(Source records)
Start of Block
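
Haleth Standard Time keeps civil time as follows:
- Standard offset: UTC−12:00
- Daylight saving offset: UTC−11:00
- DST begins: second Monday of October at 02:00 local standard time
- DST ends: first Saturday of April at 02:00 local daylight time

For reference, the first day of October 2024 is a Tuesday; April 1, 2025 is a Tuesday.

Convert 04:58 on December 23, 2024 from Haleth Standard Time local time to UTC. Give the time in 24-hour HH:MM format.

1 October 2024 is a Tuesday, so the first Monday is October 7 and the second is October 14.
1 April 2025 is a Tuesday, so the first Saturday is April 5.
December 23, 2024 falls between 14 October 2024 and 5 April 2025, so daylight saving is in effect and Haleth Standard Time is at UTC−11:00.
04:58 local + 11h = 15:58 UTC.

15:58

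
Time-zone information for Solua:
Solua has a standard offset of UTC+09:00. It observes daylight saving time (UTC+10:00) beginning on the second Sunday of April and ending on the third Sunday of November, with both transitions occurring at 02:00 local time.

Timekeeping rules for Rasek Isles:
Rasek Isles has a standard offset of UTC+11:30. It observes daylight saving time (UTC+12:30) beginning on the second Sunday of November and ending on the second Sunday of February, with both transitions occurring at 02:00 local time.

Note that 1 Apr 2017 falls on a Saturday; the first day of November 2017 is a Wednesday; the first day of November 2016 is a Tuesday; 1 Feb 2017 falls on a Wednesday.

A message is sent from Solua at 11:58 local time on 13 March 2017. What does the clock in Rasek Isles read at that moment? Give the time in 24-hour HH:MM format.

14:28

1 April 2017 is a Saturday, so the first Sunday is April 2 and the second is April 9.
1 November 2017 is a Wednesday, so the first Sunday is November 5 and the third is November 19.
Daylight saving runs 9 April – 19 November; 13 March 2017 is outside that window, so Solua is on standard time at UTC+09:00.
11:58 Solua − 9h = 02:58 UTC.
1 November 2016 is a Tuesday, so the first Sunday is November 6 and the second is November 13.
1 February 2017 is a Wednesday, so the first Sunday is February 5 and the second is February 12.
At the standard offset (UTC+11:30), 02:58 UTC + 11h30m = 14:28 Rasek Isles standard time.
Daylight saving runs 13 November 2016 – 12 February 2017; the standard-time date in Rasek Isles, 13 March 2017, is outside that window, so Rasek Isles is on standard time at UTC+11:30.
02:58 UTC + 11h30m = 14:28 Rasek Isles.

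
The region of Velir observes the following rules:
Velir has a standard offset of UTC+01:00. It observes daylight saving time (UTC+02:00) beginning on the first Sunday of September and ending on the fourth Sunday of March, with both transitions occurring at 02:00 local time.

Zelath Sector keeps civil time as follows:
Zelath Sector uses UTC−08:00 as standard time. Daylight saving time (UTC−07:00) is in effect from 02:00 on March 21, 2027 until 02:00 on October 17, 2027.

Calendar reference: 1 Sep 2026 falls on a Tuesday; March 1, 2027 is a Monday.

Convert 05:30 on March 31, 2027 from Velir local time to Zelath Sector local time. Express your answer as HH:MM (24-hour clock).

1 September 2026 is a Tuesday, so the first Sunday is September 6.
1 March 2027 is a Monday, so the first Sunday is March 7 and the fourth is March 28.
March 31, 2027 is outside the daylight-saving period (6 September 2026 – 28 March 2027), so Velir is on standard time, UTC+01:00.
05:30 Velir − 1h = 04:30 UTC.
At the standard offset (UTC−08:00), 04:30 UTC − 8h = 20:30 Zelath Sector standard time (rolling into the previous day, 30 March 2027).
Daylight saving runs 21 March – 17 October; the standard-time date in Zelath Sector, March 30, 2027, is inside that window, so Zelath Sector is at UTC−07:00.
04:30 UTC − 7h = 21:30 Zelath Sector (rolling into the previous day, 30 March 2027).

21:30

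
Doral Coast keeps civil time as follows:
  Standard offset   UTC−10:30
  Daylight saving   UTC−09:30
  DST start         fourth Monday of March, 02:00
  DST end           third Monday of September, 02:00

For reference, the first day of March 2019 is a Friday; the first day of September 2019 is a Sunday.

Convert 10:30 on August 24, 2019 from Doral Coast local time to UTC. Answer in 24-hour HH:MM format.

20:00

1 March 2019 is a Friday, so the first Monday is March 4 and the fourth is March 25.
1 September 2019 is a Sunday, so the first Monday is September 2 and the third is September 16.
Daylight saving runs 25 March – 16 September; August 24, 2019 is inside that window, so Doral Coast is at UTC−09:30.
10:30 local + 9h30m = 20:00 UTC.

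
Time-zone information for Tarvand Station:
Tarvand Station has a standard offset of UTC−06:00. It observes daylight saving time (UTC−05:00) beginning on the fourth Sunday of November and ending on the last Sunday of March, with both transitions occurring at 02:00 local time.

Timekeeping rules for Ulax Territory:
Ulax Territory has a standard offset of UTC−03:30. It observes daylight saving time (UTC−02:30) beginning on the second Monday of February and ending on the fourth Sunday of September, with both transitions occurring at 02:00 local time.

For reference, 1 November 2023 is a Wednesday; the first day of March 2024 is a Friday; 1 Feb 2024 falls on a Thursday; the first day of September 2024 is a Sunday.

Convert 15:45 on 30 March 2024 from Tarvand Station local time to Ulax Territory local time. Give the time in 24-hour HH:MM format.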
End of Block
Whatever the entries say, repeat all of them exactly.

Written response:
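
Haleth Standard Time keeps civil time as follows:
- Standard offset: UTC−12:00
- Daylight saving offset: UTC−11:00
- DST begins: second Monday of October at 02:00 local standard time
- DST ends: first Saturday of April at 02:00 local daylight time

For reference, the first day of October 2024 is a Tuesday; April 1, 2025 is a Tuesday.

Convert 04:58 on December 23, 2024 from Haleth Standard Time local time to UTC. Give the time in 24-hour HH:MM format.

1 October 2024 is a Tuesday, so the first Monday is October 7 and the second is October 14.
1 April 2025 is a Tuesday, so the first Saturday is April 5.
December 23, 2024 falls between 14 October 2024 and 5 April 2025, so daylight saving is in effect and Haleth Standard Time is at UTC−11:00.
04:58 local + 11h = 15:58 UTC.

15:58

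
Time-zone information for Solua:
Solua has a standard offset of UTC+09:00. It observes daylight saving time (UTC+10:00) beginning on the second Sunday of April and ending on the third Sunday of November, with both transitions occurring at 02:00 local time.

Timekeeping rules for Rasek Isles:
Rasek Isles has a standard offset of UTC+11:30. It observes daylight saving time (UTC+12:30) beginning on the second Sunday of November and ending on the second Sunday of February, with both transitions occurring at 02:00 local time.

Note that 1 Apr 2017 falls on a Saturday; the first day of November 2017 is a Wednesday; the first day of November 2016 is a Tuesday; 1 Feb 2017 falls on a Wednesday.

A message is sent from Solua at 11:58 local time on 13 March 2017. What does the clock in Rasek Isles read at that moment? Give the time in 24-hour HH:MM format.

14:28

1 April 2017 is a Saturday, so the first Sunday is April 2 and the second is April 9.
1 November 2017 is a Wednesday, so the first Sunday is November 5 and the third is November 19.
Daylight saving runs 9 April – 19 November; 13 March 2017 is outside that window, so Solua is on standard time at UTC+09:00.
11:58 Solua − 9h = 02:58 UTC.
1 November 2016 is a Tuesday, so the first Sunday is November 6 and the second is November 13.
1 February 2017 is a Wednesday, so the first Sunday is February 5 and the second is February 12.
At the standard offset (UTC+11:30), 02:58 UTC + 11h30m = 14:28 Rasek Isles standard time.
Daylight saving runs 13 November 2016 – 12 February 2017; the standard-time date in Rasek Isles, 13 March 2017, is outside that window, so Rasek Isles is on standard time at UTC+11:30.
02:58 UTC + 11h30m = 14:28 Rasek Isles.

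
The region of Velir observes the following rules:
Velir has a standard offset of UTC+01:00. It observes daylight saving time (UTC+02:00) beginning on the first Sunday of September and ending on the fourth Sunday of March, with both transitions occurring at 02:00 local time.

Zelath Sector keeps civil time as follows:
Zelath Sector uses UTC−08:00 as standard time. Daylight saving time (UTC−07:00) is in effect from 02:00 on March 21, 2027 until 02:00 on October 17, 2027.

Calendar reference: 1 Sep 2026 falls on a Tuesday; March 1, 2027 is a Monday.

Convert 05:30 on March 31, 2027 from Velir local time to Zelath Sector local time. Express your answer as HH:MM (24-hour clock).

1 September 2026 is a Tuesday, so the first Sunday is September 6.
1 March 2027 is a Monday, so the first Sunday is March 7 and the fourth is March 28.
March 31, 2027 is outside the daylight-saving period (6 September 2026 – 28 March 2027), so Velir is on standard time, UTC+01:00.
05:30 Velir − 1h = 04:30 UTC.
At the standard offset (UTC−08:00), 04:30 UTC − 8h = 20:30 Zelath Sector standard time (rolling into the previous day, 30 March 2027).
Daylight saving runs 21 March – 17 October; the standard-time date in Zelath Sector, March 30, 2027, is inside that window, so Zelath Sector is at UTC−07:00.
04:30 UTC − 7h = 21:30 Zelath Sector (rolling into the previous day, 30 March 2027).

21:30

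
Doral Coast keeps civil time as follows:
  Standard offset   UTC−10:30
  Daylight saving   UTC−09:30
  DST start         fourth Monday of March, 02:00
  DST end           third Monday of September, 02:00

For reference, the first day of March 2019 is a Friday; the first day of September 2019 is a Sunday.

Convert 10:30 on August 24, 2019 from Doral Coast local time to UTC. Answer in 24-hour HH:MM format.

20:00

1 March 2019 is a Friday, so the first Monday is March 4 and the fourth is March 25.
1 September 2019 is a Sunday, so the first Monday is September 2 and the third is September 16.
Daylight saving runs 25 March – 16 September; August 24, 2019 is inside that window, so Doral Coast is at UTC−09:30.
10:30 local + 9h30m = 20:00 UTC.

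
Time-zone information for Tarvand Station:
Tarvand Station has a standard offset of UTC−06:00. It observes daylight saving time (UTC−05:00) beginning on the fourth Sunday of November and ending on the last Sunday of March, with both transitions occurring at 02:00 local time.

Timekeeping rules for Ulax Territory:
Ulax Territory has a standard offset of UTC−03:30. It observes daylight saving time (UTC−02:30) beginning on the second Monday of February and ending on the fourth Sunday of September, with both transitions occurring at 02:00 local time.

For reference, 1 November 2023 is a Wednesday; the first day of March 2024 is a Friday; 1 Feb 2024 falls on a Thursday; the first day of September 2024 is a Sunday.

Convert 15:45 on 30 March 2024 from Tarvand Station local time to Ulax Territory local time. Give the time in 24-hour HH:MM format.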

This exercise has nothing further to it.